==== RECORDS SHOWN ====

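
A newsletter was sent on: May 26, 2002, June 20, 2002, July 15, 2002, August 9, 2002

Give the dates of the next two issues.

September 3, 2002; September 28, 2002

The spacing is 25, 25, 25 days — always 25 days.
August 9, 2002 + 25 days = September 3, 2002.
September 3, 2002 + 25 days = September 28, 2002.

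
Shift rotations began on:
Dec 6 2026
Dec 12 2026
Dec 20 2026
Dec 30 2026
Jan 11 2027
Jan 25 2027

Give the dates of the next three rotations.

Feb 10 2027, Feb 28 2027, Mar 20 2027

Gaps: 6, 8, 10, 12, 14 days — each gap is 2 larger than the previous one.
Next gap: 16 days. Jan 25 2027 + 16 days = Feb 10 2027.
Next gap: 18 days. Feb 10 2027 + 18 days = Feb 28 2027.
Next gap: 20 days. Feb 28 2027 + 20 days = Mar 20 2027.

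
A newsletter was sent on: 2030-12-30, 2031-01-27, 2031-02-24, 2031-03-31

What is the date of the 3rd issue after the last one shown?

2031-06-30

These are Mondays with 28, 28, 35-day gaps.
Each is the final Monday of its month — 2030-12-30 is past the 28th, so '4th Monday' doesn't fit.
April 2031 ends with Monday 2031-04-28.
Last Monday of May 2031: 2031-05-26.
June 2031 ends with Monday 2031-06-30.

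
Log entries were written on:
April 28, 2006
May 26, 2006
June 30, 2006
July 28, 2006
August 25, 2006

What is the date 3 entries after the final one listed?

November 24, 2006

All Fridays; the gaps (28, 35, 28, 28) vary with month length.
This is the last Friday of each month.
September 2006 ends with Friday September 29, 2006.
October 2006 ends with Friday October 27, 2006.
November 2006 ends with Friday November 24, 2006.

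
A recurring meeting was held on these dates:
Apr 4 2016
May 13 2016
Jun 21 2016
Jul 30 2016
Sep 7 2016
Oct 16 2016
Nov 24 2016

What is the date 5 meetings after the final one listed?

The spacing is 39, 39, 39, 39, 39, 39 days — always 39 days.
Nov 24 2016 + 39 days = Jan 2 2017.
Jan 2 2017 + 39 days = Feb 10 2017.
Feb 10 2017 + 39 days = Mar 21 2017.
Mar 21 2017 + 39 days = Apr 29 2017.
Apr 29 2017 + 39 days = Jun 7 2017.

Jun 7 2017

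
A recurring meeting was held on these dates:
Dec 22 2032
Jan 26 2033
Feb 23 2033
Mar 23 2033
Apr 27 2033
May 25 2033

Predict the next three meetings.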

====

**REQUIREMENT:** Go through the data and copy every line that includes "sent".

**REPLY:**
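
A newsletter was sent on: May 26, 2002, June 20, 2002, July 15, 2002, August 9, 2002
A newsletter was sent on: 2030-12-30, 2031-01-27, 2031-02-24, 2031-03-31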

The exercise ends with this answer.